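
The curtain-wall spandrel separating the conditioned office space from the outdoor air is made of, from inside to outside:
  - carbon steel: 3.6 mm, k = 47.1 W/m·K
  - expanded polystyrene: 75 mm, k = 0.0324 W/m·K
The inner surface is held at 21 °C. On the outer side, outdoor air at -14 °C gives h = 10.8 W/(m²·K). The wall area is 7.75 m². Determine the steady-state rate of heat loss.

Series thermal resistances:
R_carbon steel = L/(kA) = 0.0036/(47.1×7.75) = 9.862×10^-6 K/W
R_expanded polystyrene = L/(kA) = 0.075/(0.0324×7.75) = 0.2987 K/W
R_outer film = 1/(h_o·A) = 1/(10.8×7.75) = 0.01195 K/W
R_total = 0.3106 K/W
Q = ΔT / R_total = 35 / 0.3106

Q ≈ 113 W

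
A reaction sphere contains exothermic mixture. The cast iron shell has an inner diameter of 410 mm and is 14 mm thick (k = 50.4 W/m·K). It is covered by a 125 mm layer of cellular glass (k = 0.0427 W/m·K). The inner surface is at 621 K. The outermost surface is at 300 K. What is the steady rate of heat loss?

Radial (spherical) resistances in series:
R_cast iron shell = (1/0.205 − 1/0.219)/(4π×50.4) = 4.924×10^-4 K/W
R_cellular glass = (1/0.219 − 1/0.344)/(4π×0.0427) = 3.092 K/W
R_total = 3.093 K/W
Q = ΔT/R_total = 321/3.093

Q ≈ 104 W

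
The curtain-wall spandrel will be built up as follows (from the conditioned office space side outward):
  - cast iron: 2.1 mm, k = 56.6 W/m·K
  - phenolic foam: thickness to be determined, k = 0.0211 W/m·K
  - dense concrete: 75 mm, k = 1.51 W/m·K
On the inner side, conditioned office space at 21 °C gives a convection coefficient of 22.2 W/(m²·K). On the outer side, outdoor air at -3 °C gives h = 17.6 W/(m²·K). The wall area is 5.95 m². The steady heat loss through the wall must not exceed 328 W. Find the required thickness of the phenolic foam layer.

L ≈ 5.99 mm

Thermal resistances in series:
R_inner film = 1/(h_i·A) = 1/(22.2×5.95) = 0.007571 K/W
R_cast iron = L/(kA) = 0.0021/(56.6×5.95) = 6.236×10^-6 K/W
R_dense concrete = L/(kA) = 0.075/(1.51×5.95) = 0.008348 K/W
R_outer film = 1/(h_o·A) = 1/(17.6×5.95) = 0.009549 K/W
Sum of the known resistances R_other = 0.02547 K/W
Required total resistance R_tot = ΔT/Q_allow = 24/328 = 0.07317 K/W
R_phenolic foam = R_tot − R_other = 0.0477 K/W
L = R·k·A = 0.0477×0.0211×5.95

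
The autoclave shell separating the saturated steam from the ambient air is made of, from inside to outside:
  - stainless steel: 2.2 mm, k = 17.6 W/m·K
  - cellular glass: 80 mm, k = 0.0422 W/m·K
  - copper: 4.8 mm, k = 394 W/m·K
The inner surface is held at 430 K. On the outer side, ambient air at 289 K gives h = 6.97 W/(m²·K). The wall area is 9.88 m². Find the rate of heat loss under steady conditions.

Using the resistance-network approach (series):
R_stainless steel = L/(kA) = 0.0022/(17.6×9.88) = 1.265×10^-5 K/W
R_cellular glass = L/(kA) = 0.08/(0.0422×9.88) = 0.1919 K/W
R_copper = L/(kA) = 0.0048/(394×9.88) = 1.233×10^-6 K/W
R_outer film = 1/(h_o·A) = 1/(6.97×9.88) = 0.01452 K/W
R_total = 0.2064 K/W
Q = ΔT / R_total = 141 / 0.2064

Q ≈ 683 W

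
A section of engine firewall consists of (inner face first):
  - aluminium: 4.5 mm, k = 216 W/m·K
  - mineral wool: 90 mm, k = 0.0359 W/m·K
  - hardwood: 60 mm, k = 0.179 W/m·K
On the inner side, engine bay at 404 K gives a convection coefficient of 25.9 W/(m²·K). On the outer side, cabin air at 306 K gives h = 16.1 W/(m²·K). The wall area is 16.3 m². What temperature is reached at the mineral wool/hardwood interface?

T ≈ 319 K

Series thermal resistances:
R_inner film = 1/(h_i·A) = 1/(25.9×16.3) = 0.002369 K/W
R_aluminium = L/(kA) = 0.0045/(216×16.3) = 1.278×10^-6 K/W
R_mineral wool = L/(kA) = 0.09/(0.0359×16.3) = 0.1538 K/W
R_hardwood = L/(kA) = 0.06/(0.179×16.3) = 0.02056 K/W
R_outer film = 1/(h_o·A) = 1/(16.1×16.3) = 0.003811 K/W
R_total = 0.1805 K/W;  Q = ΔT/R_total = 98/0.1805 = 542.8 W
T_interface = T_inner − Q·ΣR(inner→interface) = 404 − 543×0.1562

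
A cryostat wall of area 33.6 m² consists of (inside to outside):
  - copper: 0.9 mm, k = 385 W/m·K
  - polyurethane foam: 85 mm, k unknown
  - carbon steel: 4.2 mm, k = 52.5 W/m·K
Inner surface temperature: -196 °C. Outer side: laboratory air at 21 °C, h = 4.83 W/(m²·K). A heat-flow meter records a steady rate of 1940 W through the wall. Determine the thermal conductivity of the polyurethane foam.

k ≈ 0.0239 W/(m·K)

Thermal resistances in series:
R_copper = L/(kA) = 0.0009/(385×33.6) = 6.957×10^-8 K/W
R_carbon steel = L/(kA) = 0.0042/(52.5×33.6) = 2.381×10^-6 K/W
R_outer film = 1/(h_o·A) = 1/(4.83×33.6) = 0.006162 K/W
Sum of known resistances R_other = 0.006164 K/W
Total R = ΔT/Q = 217/1940 = 0.1119 K/W
R_polyurethane foam = R_total − R_other = 0.1057 K/W
k = L/(R·A) = 0.085/(0.1057×33.6)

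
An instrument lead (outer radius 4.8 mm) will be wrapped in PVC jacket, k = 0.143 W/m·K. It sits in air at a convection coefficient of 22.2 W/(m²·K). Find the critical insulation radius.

For a cylinder r_cr = k/h = 0.143/22.2
r_cr = 6.44 mm; since the bare radius (4.8 mm) is below r_cr, adding a thin layer of insulation will *increase* heat loss.

r_cr ≈ 6.44 mm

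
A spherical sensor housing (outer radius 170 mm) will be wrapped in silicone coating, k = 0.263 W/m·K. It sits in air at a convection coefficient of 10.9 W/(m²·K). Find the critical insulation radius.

For a sphere r_cr = 2k/h = 2×0.263/10.9
r_cr = 48.3 mm; since the bare radius (170 mm) is above r_cr, any added insulation will reduce heat loss.

r_cr ≈ 48.3 mm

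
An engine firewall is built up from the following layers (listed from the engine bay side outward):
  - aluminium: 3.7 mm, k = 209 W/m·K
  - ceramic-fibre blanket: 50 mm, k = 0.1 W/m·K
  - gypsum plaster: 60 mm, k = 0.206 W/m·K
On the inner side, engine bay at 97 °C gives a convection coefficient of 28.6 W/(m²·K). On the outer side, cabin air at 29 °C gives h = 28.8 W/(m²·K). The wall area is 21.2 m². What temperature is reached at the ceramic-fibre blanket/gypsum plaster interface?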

----

■ **Your instructions**
Scan the records above for the word "curtain". Copy each line that has it.

■ **Reply**
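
The curtain-wall spandrel separating the conditioned office space from the outdoor air is made of, from inside to outside:
The curtain-wall spandrel will be built up as follows (from the conditioned office space side outward):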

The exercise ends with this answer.